The required response is the number of lines in the entries that include the word "joint", with nothing added.

#####

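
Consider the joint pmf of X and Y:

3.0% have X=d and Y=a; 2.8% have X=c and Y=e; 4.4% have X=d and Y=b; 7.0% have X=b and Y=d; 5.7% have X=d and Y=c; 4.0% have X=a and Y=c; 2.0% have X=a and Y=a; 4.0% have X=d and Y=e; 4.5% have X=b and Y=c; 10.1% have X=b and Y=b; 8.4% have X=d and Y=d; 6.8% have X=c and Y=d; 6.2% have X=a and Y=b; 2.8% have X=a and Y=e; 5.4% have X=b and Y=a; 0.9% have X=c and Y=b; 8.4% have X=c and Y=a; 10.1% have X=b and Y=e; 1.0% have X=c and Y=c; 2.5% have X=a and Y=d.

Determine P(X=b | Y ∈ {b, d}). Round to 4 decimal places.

P(Y=b) = 0.062 + 0.101 + 0.009 + 0.044 = 0.216.
P(Y=d) = 0.025 + 0.070 + 0.068 + 0.084 = 0.247.
P(Y ∈ {b, d}) = 0.216 + 0.247 = 0.463; P(X=b, Y ∈ {b, d}) = 0.101 + 0.070 = 0.171.
P(X=b | Y ∈ {b, d}) = 0.171/0.463 = 0.3693.

0.3693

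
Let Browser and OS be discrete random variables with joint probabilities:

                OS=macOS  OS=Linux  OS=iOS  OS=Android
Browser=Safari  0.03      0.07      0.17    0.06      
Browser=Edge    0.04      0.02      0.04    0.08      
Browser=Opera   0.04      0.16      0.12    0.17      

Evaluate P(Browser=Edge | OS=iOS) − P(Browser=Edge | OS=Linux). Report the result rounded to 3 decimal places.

P(OS=iOS) = 0.17 + 0.04 + 0.12 = 0.33; P(Browser=Edge | OS=iOS) = 0.04/0.33 = 0.1212.
P(OS=Linux) = 0.07 + 0.02 + 0.16 = 0.25; P(Browser=Edge | OS=Linux) = 0.02/0.25 = 0.0800.
Difference = 0.041.

0.041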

#####

## [Expected answer]
2